Task to carry out: All of the entries must appear again exactly as written.

Data for this exercise:
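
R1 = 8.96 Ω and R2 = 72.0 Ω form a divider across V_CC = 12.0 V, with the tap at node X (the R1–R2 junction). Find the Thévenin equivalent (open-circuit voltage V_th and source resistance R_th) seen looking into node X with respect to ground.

V_th ≈ 10.7 V, R_th ≈ 7.97 Ω

V_th is the unloaded tap voltage: V_CC · R2/(R1+R2) = 12.0 × 0.8893 = 10.67 V.
Zeroing V_CC shorts the top of R1 to ground, so R_th = R1 ‖ R2 = 7.968 Ω.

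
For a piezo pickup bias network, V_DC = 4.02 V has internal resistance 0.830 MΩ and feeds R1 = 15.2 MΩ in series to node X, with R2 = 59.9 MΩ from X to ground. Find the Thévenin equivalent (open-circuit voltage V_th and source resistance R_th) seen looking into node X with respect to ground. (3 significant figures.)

R1' = 0.830 + 15.2 = 16.03 MΩ (source resistance + R1).
Open-circuit (no load on X): V_th = V_DC · R2/(R1' + R2) = 4.02 × 59.9/(16.03 + 59.9) = 3.171 V.
Zeroing V_DC shorts the top of R1' to ground, so R_th = R1' ‖ R2 = 12.65 MΩ.

V_th ≈ 3.17 V, R_th ≈ 12.6 MΩ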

Written response:
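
R1 = 8.96 Ω and R2 = 72.0 Ω form a divider across V_CC = 12.0 V, with the tap at node X (the R1–R2 junction). Find the Thévenin equivalent (open-circuit voltage V_th and source resistance R_th) seen looking into node X with respect to ground.

V_th ≈ 10.7 V, R_th ≈ 7.97 Ω

V_th is the unloaded tap voltage: V_CC · R2/(R1+R2) = 12.0 × 0.8893 = 10.67 V.
Zeroing V_CC shorts the top of R1 to ground, so R_th = R1 ‖ R2 = 7.968 Ω.

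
For a piezo pickup bias network, V_DC = 4.02 V has internal resistance 0.830 MΩ and feeds R1 = 15.2 MΩ in series to node X, with R2 = 59.9 MΩ from X to ground. Find the Thévenin equivalent (open-circuit voltage V_th and source resistance R_th) seen looking into node X with respect to ground. (3 significant figures.)

R1' = 0.830 + 15.2 = 16.03 MΩ (source resistance + R1).
Open-circuit (no load on X): V_th = V_DC · R2/(R1' + R2) = 4.02 × 59.9/(16.03 + 59.9) = 3.171 V.
Zeroing V_DC shorts the top of R1' to ground, so R_th = R1' ‖ R2 = 12.65 MΩ.

V_th ≈ 3.17 V, R_th ≈ 12.6 MΩ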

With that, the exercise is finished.